[[ STUDY MATERIAL open ]]

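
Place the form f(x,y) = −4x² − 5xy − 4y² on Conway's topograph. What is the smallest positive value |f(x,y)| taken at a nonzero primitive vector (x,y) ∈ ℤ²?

translate: b→-3 (≡5 mod 8), so (4,5,4)→(4,-3,3)
flip: (4,-3,3)→(3,3,4)
reduced (well bottom): (3,3,4) with a≤c, −a<b≤a
well minimum |f| = |-3| = 3 (negative-definite)

3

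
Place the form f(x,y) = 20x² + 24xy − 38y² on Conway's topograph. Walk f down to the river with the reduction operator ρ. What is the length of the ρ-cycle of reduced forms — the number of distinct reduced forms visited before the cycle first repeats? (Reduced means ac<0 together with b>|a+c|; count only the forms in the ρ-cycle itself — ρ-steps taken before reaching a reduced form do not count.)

D = 3616, ⌊√D⌋ = 60
river: ρ → (-38,52,6)
river: ρ → (6,56,-20)
river: ρ → (-20,24,38)
river: ρ → (38,52,-6)
river: ρ → (-6,56,20)
river: ρ → (20,24,-38)
ρ-cycle length = 6 (tail of 0 descent steps not counted)

6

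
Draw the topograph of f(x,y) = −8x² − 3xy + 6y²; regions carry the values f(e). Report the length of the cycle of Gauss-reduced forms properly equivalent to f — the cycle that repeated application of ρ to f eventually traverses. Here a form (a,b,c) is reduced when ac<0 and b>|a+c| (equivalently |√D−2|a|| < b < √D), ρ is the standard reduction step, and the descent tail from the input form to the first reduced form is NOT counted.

D = 201, ⌊√D⌋ = 14
descent: ρ → (6,3,-8)  [lands on river]
river: ρ → (-8,13,1)
river: ρ → (1,13,-8)
river: ρ → (-8,3,6)
river: ρ → (6,9,-5)
river: ρ → (-5,11,4)
river: ρ → (4,13,-2)
river: ρ → (-2,11,10)
river: ρ → (10,9,-3)
river: ρ → (-3,9,10)
river: ρ → (10,11,-2)
river: ρ → (-2,13,4)
river: ρ → (4,11,-5)
river: ρ → (-5,9,6)
ρ-cycle length = 14 (tail of 1 descent step not counted)

14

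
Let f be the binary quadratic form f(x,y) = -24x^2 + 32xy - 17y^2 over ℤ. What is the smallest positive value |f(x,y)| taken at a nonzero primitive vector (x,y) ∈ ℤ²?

translate: b→16 (≡-32 mod 48), so (24,-32,17)→(24,16,9)
flip: (24,16,9)→(9,-16,24)
translate: b→2 (≡-16 mod 18), so (9,-16,24)→(9,2,17)
reduced (well bottom): (9,2,17) with a≤c, −a<b≤a
well minimum |f| = |-9| = 9 (negative-definite)

9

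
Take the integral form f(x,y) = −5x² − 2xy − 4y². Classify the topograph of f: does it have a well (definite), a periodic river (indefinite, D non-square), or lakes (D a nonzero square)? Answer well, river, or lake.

D = b²−4ac = (-2)² − 4·(-5)·(-4) = -76
D < 0 ⇒ definite ⇒ every region one sign ⇒ single well

well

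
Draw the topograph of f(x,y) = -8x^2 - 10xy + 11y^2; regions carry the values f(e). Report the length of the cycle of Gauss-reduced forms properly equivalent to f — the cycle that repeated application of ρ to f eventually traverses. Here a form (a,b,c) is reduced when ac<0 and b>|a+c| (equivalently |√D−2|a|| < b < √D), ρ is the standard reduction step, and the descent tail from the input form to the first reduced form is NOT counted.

D = 452, ⌊√D⌋ = 21
descent: ρ → (11,10,-8)  [lands on river]
river: ρ → (-8,6,13)
river: ρ → (13,20,-1)
river: ρ → (-1,20,13)
river: ρ → (13,6,-8)
river: ρ → (-8,10,11)
river: ρ → (11,12,-7)
river: ρ → (-7,16,7)
river: ρ → (7,12,-11)
river: ρ → (-11,10,8)
river: ρ → (8,6,-13)
river: ρ → (-13,20,1)
river: ρ → (1,20,-13)
river: ρ → (-13,6,8)
river: ρ → (8,10,-11)
river: ρ → (-11,12,7)
river: ρ → (7,16,-7)
river: ρ → (-7,12,11)
ρ-cycle length = 18 (tail of 1 descent step not counted)

18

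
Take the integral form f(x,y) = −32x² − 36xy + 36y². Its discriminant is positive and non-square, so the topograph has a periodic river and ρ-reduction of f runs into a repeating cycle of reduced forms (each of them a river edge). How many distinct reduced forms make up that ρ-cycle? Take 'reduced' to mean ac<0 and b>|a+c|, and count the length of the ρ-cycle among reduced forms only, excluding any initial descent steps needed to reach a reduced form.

D = 5904, ⌊√D⌋ = 76
descent: ρ → (36,36,-32)  [lands on river]
river: ρ → (-32,28,40)
river: ρ → (40,52,-20)
river: ρ → (-20,68,16)
river: ρ → (16,60,-36)
river: ρ → (-36,12,40)
river: ρ → (40,68,-8)
river: ρ → (-8,76,4)
river: ρ → (4,76,-8)
river: ρ → (-8,68,40)
river: ρ → (40,12,-36)
river: ρ → (-36,60,16)
river: ρ → (16,68,-20)
river: ρ → (-20,52,40)
river: ρ → (40,28,-32)
river: ρ → (-32,36,36)
ρ-cycle length = 16 (tail of 1 descent step not counted)

16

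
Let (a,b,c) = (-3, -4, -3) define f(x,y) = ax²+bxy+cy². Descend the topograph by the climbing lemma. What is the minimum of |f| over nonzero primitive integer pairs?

translate: b→-2 (≡4 mod 6), so (3,4,3)→(3,-2,2)
flip: (3,-2,2)→(2,2,3)
reduced (well bottom): (2,2,3) with a≤c, −a<b≤a
well minimum |f| = |-2| = 2 (negative-definite)

2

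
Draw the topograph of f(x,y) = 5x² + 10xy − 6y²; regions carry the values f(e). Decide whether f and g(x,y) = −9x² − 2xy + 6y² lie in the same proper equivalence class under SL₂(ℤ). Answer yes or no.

D₁ = 220, D₂ = 220
river cycle of f (length 4): (-6, 14, 1), (1, 14, -6), (-6, 10, 5), (5, 10, -6)
river cycle of g (length 4): (6, 14, -1), (-1, 14, 6), (6, 10, -5), (-5, 10, 6)
cycles differ ⇒ inequivalent

no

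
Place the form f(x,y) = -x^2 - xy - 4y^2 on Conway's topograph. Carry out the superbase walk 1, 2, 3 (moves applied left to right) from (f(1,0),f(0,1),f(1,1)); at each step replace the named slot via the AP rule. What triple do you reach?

start (-1,-4,-6) = (f(1,0),f(0,1),f(1,1))
replace slot 1: 2·((-4)+(-6)) − (-1) = -19 → (-19,-4,-6)
replace slot 2: 2·((-19)+(-6)) − (-4) = -46 → (-19,-46,-6)
replace slot 3: 2·((-19)+(-46)) − (-6) = -124 → (-19,-46,-124)

-19,-46,-124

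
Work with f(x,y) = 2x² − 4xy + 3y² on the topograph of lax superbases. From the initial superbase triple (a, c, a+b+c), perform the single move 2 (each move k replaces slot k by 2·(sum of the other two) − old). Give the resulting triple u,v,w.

start (2,3,1) = (f(1,0),f(0,1),f(1,1))
replace slot 2: 2·(2+1) − 3 = 3 → (2,3,1)

2,3,1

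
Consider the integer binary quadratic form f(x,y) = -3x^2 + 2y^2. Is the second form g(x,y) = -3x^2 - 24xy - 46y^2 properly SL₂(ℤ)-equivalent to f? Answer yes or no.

D₁ = 24, D₂ = 24
river cycle of f (length 2): (2, 4, -1), (-1, 4, 2)
river cycle of g (length 2): (2, 4, -1), (-1, 4, 2)
cycles coincide ⇒ equivalent

yes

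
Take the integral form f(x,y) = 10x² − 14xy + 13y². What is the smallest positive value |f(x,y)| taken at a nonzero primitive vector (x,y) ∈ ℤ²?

translate: b→6 (≡-14 mod 20), so (10,-14,13)→(10,6,9)
flip: (10,6,9)→(9,-6,10)
reduced (well bottom): (9,-6,10) with a≤c, −a<b≤a
well minimum = a = 9

9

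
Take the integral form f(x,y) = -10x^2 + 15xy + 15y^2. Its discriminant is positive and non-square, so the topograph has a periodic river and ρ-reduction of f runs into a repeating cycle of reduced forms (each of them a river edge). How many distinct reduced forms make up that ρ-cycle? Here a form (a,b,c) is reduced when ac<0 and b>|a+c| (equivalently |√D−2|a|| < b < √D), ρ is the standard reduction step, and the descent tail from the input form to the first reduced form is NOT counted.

D = 825, ⌊√D⌋ = 28
river: ρ → (15,15,-10)
river: ρ → (-10,25,5)
river: ρ → (5,25,-10)
river: ρ → (-10,15,15)
ρ-cycle length = 4 (tail of 0 descent steps not counted)

4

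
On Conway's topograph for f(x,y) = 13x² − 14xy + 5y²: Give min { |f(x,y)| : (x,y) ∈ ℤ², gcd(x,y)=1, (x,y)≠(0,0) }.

translate: b→12 (≡-14 mod 26), so (13,-14,5)→(13,12,4)
flip: (13,12,4)→(4,-12,13)
translate: b→4 (≡-12 mod 8), so (4,-12,13)→(4,4,5)
reduced (well bottom): (4,4,5) with a≤c, −a<b≤a
well minimum = a = 4

4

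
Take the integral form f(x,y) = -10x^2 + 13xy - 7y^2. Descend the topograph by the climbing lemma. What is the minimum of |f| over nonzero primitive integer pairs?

translate: b→7 (≡-13 mod 20), so (10,-13,7)→(10,7,4)
flip: (10,7,4)→(4,-7,10)
translate: b→1 (≡-7 mod 8), so (4,-7,10)→(4,1,7)
reduced (well bottom): (4,1,7) with a≤c, −a<b≤a
well minimum |f| = |-4| = 4 (negative-definite)

4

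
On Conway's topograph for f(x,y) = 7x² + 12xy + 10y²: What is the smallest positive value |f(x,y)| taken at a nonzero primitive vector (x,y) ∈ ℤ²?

translate: b→-2 (≡12 mod 14), so (7,12,10)→(7,-2,5)
flip: (7,-2,5)→(5,2,7)
reduced (well bottom): (5,2,7) with a≤c, −a<b≤a
well minimum = a = 5

5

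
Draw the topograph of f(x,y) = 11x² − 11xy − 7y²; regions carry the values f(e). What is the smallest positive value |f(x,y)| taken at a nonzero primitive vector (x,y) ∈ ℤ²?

descent: ρ → (-7,11,11)  [lands on river]
river: ρ → (11,11,-7)
river: ρ → (-7,17,5)
river: ρ → (5,13,-13)
river: ρ → (-13,13,5)
river: ρ → (5,17,-7)
closes: descent 1, river 6
min |a| on river = 5

5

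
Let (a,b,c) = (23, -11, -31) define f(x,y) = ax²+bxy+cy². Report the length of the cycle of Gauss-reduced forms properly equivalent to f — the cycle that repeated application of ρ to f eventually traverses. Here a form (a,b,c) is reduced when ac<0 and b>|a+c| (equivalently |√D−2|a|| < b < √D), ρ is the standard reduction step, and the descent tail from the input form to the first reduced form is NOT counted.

D = 2973, ⌊√D⌋ = 54
descent: ρ → (-31,11,23)  [lands on river]
river: ρ → (23,35,-19)
river: ρ → (-19,41,17)
river: ρ → (17,27,-33)
river: ρ → (-33,39,11)
river: ρ → (11,49,-13)
river: ρ → (-13,29,41)
river: ρ → (41,53,-1)
river: ρ → (-1,53,41)
river: ρ → (41,29,-13)
river: ρ → (-13,49,11)
river: ρ → (11,39,-33)
river: ρ → (-33,27,17)
river: ρ → (17,41,-19)
river: ρ → (-19,35,23)
river: ρ → (23,11,-31)
river: ρ → (-31,51,3)
river: ρ → (3,51,-31)
ρ-cycle length = 18 (tail of 1 descent step not counted)

18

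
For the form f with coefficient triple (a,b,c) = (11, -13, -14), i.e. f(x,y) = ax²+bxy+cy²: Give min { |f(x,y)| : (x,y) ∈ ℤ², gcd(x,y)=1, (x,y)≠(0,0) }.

descent: ρ → (-14,13,11)  [lands on river]
river: ρ → (11,9,-16)
river: ρ → (-16,23,4)
river: ρ → (4,25,-10)
river: ρ → (-10,15,14)
river: ρ → (14,13,-11)
river: ρ → (-11,9,16)
river: ρ → (16,23,-4)
river: ρ → (-4,25,10)
river: ρ → (10,15,-14)
closes: descent 1, river 10
min |a| on river = 4

4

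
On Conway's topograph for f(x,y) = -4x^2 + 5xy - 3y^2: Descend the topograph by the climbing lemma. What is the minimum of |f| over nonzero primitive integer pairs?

translate: b→3 (≡-5 mod 8), so (4,-5,3)→(4,3,2)
flip: (4,3,2)→(2,-3,4)
translate: b→1 (≡-3 mod 4), so (2,-3,4)→(2,1,3)
reduced (well bottom): (2,1,3) with a≤c, −a<b≤a
well minimum |f| = |-2| = 2 (negative-definite)

2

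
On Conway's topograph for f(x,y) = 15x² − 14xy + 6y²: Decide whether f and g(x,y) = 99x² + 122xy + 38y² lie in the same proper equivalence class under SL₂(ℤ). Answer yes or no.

D₁ = -164, D₂ = -164
f: flip: (15,-14,6)→(6,14,15)
f: translate: b→2 (≡14 mod 12), so (6,14,15)→(6,2,7)
f: reduced (well bottom): (6,2,7) with a≤c, −a<b≤a
g: translate: b→-76 (≡122 mod 198), so (99,122,38)→(99,-76,15)
g: flip: (99,-76,15)→(15,76,99)
g: translate: b→-14 (≡76 mod 30), so (15,76,99)→(15,-14,6)
g: flip: (15,-14,6)→(6,14,15)
g: translate: b→2 (≡14 mod 12), so (6,14,15)→(6,2,7)
g: reduced (well bottom): (6,2,7) with a≤c, −a<b≤a
reduced forms (6, 2, 7) vs (6, 2, 7) ⇒ equivalent

yes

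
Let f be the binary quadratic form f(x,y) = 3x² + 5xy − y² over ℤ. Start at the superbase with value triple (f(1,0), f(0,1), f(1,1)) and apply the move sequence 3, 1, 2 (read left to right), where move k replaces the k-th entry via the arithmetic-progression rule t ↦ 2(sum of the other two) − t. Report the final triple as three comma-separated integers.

start (3,-1,7) = (f(1,0),f(0,1),f(1,1))
replace slot 3: 2·(3+(-1)) − 7 = -3 → (3,-1,-3)
replace slot 1: 2·((-1)+(-3)) − 3 = -11 → (-11,-1,-3)
replace slot 2: 2·((-11)+(-3)) − (-1) = -27 → (-11,-27,-3)

-11,-27,-3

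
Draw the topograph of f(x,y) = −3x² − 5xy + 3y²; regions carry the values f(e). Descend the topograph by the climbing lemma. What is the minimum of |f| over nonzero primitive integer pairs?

descent: ρ → (3,5,-3)  [lands on river]
river: ρ → (-3,7,1)
river: ρ → (1,7,-3)
river: ρ → (-3,5,3)
river: ρ → (3,7,-1)
river: ρ → (-1,7,3)
closes: descent 1, river 6
min |a| on river = 1

1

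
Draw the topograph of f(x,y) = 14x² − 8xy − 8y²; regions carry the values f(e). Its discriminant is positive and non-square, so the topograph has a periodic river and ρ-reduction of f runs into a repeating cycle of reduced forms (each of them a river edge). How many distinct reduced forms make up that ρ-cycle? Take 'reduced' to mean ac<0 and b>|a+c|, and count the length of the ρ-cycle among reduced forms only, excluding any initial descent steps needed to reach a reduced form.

D = 512, ⌊√D⌋ = 22
descent: ρ → (-8,8,14)  [lands on river]
river: ρ → (14,20,-2)
river: ρ → (-2,20,14)
river: ρ → (14,8,-8)
ρ-cycle length = 4 (tail of 1 descent step not counted)

4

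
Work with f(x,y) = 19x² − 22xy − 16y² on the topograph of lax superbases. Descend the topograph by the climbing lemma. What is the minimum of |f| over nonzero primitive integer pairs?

descent: ρ → (-16,22,19)  [lands on river]
river: ρ → (19,16,-19)
river: ρ → (-19,22,16)
river: ρ → (16,10,-25)
river: ρ → (-25,40,1)
river: ρ → (1,40,-25)
river: ρ → (-25,10,16)
river: ρ → (16,22,-19)
river: ρ → (-19,16,19)
river: ρ → (19,22,-16)
river: ρ → (-16,10,25)
river: ρ → (25,40,-1)
river: ρ → (-1,40,25)
river: ρ → (25,10,-16)
closes: descent 1, river 14
min |a| on river = 1

1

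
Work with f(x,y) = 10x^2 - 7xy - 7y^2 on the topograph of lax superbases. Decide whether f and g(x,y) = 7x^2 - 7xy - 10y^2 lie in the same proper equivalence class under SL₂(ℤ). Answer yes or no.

D₁ = 329, D₂ = 329
river cycle of f (length 16): (-7, 7, 10), (10, 13, -4), (-4, 11, 13), (13, 15, -2), (-2, 17, 5), (5, 13, -8), (-8, 3, 10), (10, 17, -1), (-1, 17, 10), (10, 3, -8), … (6 more)
river cycle of g (length 16): (-10, 7, 7), (7, 7, -10), (-10, 13, 4), (4, 11, -13), (-13, 15, 2), (2, 17, -5), (-5, 13, 8), (8, 3, -10), (-10, 17, 1), (1, 17, -10), … (6 more)
cycles differ ⇒ inequivalent

no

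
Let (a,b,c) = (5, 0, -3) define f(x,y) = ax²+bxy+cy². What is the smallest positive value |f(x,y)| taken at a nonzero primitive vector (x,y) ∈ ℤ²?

descent: ρ → (-3,6,2)  [lands on river]
river: ρ → (2,6,-3)
closes: descent 1, river 2
min |a| on river = 2

2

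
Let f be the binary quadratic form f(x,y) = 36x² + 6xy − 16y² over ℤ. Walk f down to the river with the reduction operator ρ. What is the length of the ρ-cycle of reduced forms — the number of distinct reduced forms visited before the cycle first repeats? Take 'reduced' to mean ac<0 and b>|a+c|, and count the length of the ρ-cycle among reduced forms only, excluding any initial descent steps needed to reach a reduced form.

D = 2340, ⌊√D⌋ = 48
descent: ρ → (-16,26,26)  [lands on river]
river: ρ → (26,26,-16)
river: ρ → (-16,38,14)
river: ρ → (14,46,-4)
river: ρ → (-4,42,36)
river: ρ → (36,30,-10)
river: ρ → (-10,30,36)
river: ρ → (36,42,-4)
river: ρ → (-4,46,14)
river: ρ → (14,38,-16)
ρ-cycle length = 10 (tail of 1 descent step not counted)

10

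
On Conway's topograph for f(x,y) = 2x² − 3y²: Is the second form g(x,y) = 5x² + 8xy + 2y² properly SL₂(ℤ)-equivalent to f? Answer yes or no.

D₁ = 24, D₂ = 24
river cycle of f (length 2): (2, 4, -1), (-1, 4, 2)
river cycle of g (length 2): (2, 4, -1), (-1, 4, 2)
cycles coincide ⇒ equivalent

yes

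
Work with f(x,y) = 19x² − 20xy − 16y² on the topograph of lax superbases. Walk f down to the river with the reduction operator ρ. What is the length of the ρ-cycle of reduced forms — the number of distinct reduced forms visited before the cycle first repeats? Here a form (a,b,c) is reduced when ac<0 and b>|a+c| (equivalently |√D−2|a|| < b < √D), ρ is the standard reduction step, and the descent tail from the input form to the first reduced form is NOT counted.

D = 1616, ⌊√D⌋ = 40
descent: ρ → (-16,20,19)  [lands on river]
river: ρ → (19,18,-17)
river: ρ → (-17,16,20)
river: ρ → (20,24,-13)
river: ρ → (-13,28,16)
river: ρ → (16,36,-5)
river: ρ → (-5,34,23)
river: ρ → (23,12,-16)
ρ-cycle length = 8 (tail of 1 descent step not counted)

8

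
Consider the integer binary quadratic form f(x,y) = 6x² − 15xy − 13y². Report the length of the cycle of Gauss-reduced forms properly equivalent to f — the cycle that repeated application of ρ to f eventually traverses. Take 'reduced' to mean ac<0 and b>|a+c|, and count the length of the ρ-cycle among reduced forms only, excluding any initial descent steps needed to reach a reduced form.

D = 537, ⌊√D⌋ = 23
descent: ρ → (-13,15,6)  [lands on river]
river: ρ → (6,21,-4)
river: ρ → (-4,19,11)
river: ρ → (11,3,-12)
river: ρ → (-12,21,2)
river: ρ → (2,23,-1)
river: ρ → (-1,23,2)
river: ρ → (2,21,-12)
river: ρ → (-12,3,11)
river: ρ → (11,19,-4)
river: ρ → (-4,21,6)
river: ρ → (6,15,-13)
river: ρ → (-13,11,8)
river: ρ → (8,21,-3)
river: ρ → (-3,21,8)
river: ρ → (8,11,-13)
ρ-cycle length = 16 (tail of 1 descent step not counted)

16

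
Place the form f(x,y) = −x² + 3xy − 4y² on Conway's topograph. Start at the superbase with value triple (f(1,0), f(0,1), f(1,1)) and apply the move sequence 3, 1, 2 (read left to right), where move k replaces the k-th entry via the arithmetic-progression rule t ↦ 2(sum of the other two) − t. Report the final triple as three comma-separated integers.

start (-1,-4,-2) = (f(1,0),f(0,1),f(1,1))
replace slot 3: 2·((-1)+(-4)) − (-2) = -8 → (-1,-4,-8)
replace slot 1: 2·((-4)+(-8)) − (-1) = -23 → (-23,-4,-8)
replace slot 2: 2·((-23)+(-8)) − (-4) = -58 → (-23,-58,-8)

-23,-58,-8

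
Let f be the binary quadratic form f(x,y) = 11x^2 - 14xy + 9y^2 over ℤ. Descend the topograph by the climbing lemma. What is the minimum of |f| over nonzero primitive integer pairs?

translate: b→8 (≡-14 mod 22), so (11,-14,9)→(11,8,6)
flip: (11,8,6)→(6,-8,11)
translate: b→4 (≡-8 mod 12), so (6,-8,11)→(6,4,9)
reduced (well bottom): (6,4,9) with a≤c, −a<b≤a
well minimum = a = 6

6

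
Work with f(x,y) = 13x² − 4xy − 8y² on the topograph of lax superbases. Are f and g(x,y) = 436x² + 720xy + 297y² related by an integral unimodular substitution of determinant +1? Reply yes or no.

D₁ = 432, D₂ = 432
river cycle of f (length 8): (-8, 20, 1), (1, 20, -8), (-8, 12, 9), (9, 6, -11), (-11, 16, 4), (4, 16, -11), (-11, 6, 9), (9, 12, -8)
river cycle of g (length 8): (-8, 20, 1), (1, 20, -8), (-8, 12, 9), (9, 6, -11), (-11, 16, 4), (4, 16, -11), (-11, 6, 9), (9, 12, -8)
cycles coincide ⇒ equivalent

yes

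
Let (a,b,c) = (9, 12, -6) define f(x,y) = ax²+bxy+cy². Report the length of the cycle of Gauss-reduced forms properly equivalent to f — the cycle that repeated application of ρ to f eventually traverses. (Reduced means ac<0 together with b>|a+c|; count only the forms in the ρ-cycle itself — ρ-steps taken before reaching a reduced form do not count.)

D = 360, ⌊√D⌋ = 18
river: ρ → (-6,12,9)
river: ρ → (9,6,-9)
river: ρ → (-9,12,6)
river: ρ → (6,12,-9)
river: ρ → (-9,6,9)
river: ρ → (9,12,-6)
ρ-cycle length = 6 (tail of 0 descent steps not counted)

6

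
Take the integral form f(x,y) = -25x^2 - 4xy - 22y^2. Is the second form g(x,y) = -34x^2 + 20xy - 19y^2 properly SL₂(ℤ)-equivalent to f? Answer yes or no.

D₁ = -2184, D₂ = -2184
f is negative-definite; reduce −f:
−f: flip: (25,4,22)→(22,-4,25)
−f: reduced (well bottom): (22,-4,25) with a≤c, −a<b≤a
flip sign back: reduced form of f is (-22,4,-25)
g is negative-definite; reduce −g:
−g: flip: (34,-20,19)→(19,20,34)
−g: translate: b→-18 (≡20 mod 38), so (19,20,34)→(19,-18,33)
−g: reduced (well bottom): (19,-18,33) with a≤c, −a<b≤a
flip sign back: reduced form of g is (-19,18,-33)
reduced forms (-22, 4, -25) vs (-19, 18, -33) ⇒ inequivalent

no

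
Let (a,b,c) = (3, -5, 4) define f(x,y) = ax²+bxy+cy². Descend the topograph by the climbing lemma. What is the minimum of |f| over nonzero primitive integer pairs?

translate: b→1 (≡-5 mod 6), so (3,-5,4)→(3,1,2)
flip: (3,1,2)→(2,-1,3)
reduced (well bottom): (2,-1,3) with a≤c, −a<b≤a
well minimum = a = 2

2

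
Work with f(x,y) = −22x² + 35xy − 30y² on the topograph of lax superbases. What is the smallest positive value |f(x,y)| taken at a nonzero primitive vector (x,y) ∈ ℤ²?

translate: b→9 (≡-35 mod 44), so (22,-35,30)→(22,9,17)
flip: (22,9,17)→(17,-9,22)
reduced (well bottom): (17,-9,22) with a≤c, −a<b≤a
well minimum |f| = |-17| = 17 (negative-definite)

17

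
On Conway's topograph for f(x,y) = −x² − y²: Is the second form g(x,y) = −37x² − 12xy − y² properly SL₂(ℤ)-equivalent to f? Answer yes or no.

D₁ = -4, D₂ = -4
f is negative-definite; reduce −f:
−f: reduced (well bottom): (1,0,1) with a≤c, −a<b≤a
flip sign back: reduced form of f is (-1,0,-1)
g is negative-definite; reduce −g:
−g: flip: (37,12,1)→(1,-12,37)
−g: translate: b→0 (≡-12 mod 2), so (1,-12,37)→(1,0,1)
−g: reduced (well bottom): (1,0,1) with a≤c, −a<b≤a
flip sign back: reduced form of g is (-1,0,-1)
reduced forms (-1, 0, -1) vs (-1, 0, -1) ⇒ equivalent

yes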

[[ STUDY MATERIAL closed ]]

REQUIRED ACTION
The lines to return run from the one containing "Take the integral form f(x,y) = -25x^2" through the last line of the records above. Give them exactly and include nothing more.

ANSWER SECTION
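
Take the integral form f(x,y) = -25x^2 - 4xy - 22y^2. Is the second form g(x,y) = -34x^2 + 20xy - 19y^2 properly SL₂(ℤ)-equivalent to f? Answer yes or no.

D₁ = -2184, D₂ = -2184
f is negative-definite; reduce −f:
−f: flip: (25,4,22)→(22,-4,25)
−f: reduced (well bottom): (22,-4,25) with a≤c, −a<b≤a
flip sign back: reduced form of f is (-22,4,-25)
g is negative-definite; reduce −g:
−g: flip: (34,-20,19)→(19,20,34)
−g: translate: b→-18 (≡20 mod 38), so (19,20,34)→(19,-18,33)
−g: reduced (well bottom): (19,-18,33) with a≤c, −a<b≤a
flip sign back: reduced form of g is (-19,18,-33)
reduced forms (-22, 4, -25) vs (-19, 18, -33) ⇒ inequivalent

no

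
Let (a,b,c) = (3, -5, 4) define f(x,y) = ax²+bxy+cy². Descend the topograph by the climbing lemma. What is the minimum of |f| over nonzero primitive integer pairs?

translate: b→1 (≡-5 mod 6), so (3,-5,4)→(3,1,2)
flip: (3,1,2)→(2,-1,3)
reduced (well bottom): (2,-1,3) with a≤c, −a<b≤a
well minimum = a = 2

2

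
Work with f(x,y) = −22x² + 35xy − 30y² on the topograph of lax superbases. What is the smallest positive value |f(x,y)| taken at a nonzero primitive vector (x,y) ∈ ℤ²?

translate: b→9 (≡-35 mod 44), so (22,-35,30)→(22,9,17)
flip: (22,9,17)→(17,-9,22)
reduced (well bottom): (17,-9,22) with a≤c, −a<b≤a
well minimum |f| = |-17| = 17 (negative-definite)

17

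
On Conway's topograph for f(x,y) = −x² − y²: Is the second form g(x,y) = −37x² − 12xy − y² properly SL₂(ℤ)-equivalent to f? Answer yes or no.

D₁ = -4, D₂ = -4
f is negative-definite; reduce −f:
−f: reduced (well bottom): (1,0,1) with a≤c, −a<b≤a
flip sign back: reduced form of f is (-1,0,-1)
g is negative-definite; reduce −g:
−g: flip: (37,12,1)→(1,-12,37)
−g: translate: b→0 (≡-12 mod 2), so (1,-12,37)→(1,0,1)
−g: reduced (well bottom): (1,0,1) with a≤c, −a<b≤a
flip sign back: reduced form of g is (-1,0,-1)
reduced forms (-1, 0, -1) vs (-1, 0, -1) ⇒ equivalent

yes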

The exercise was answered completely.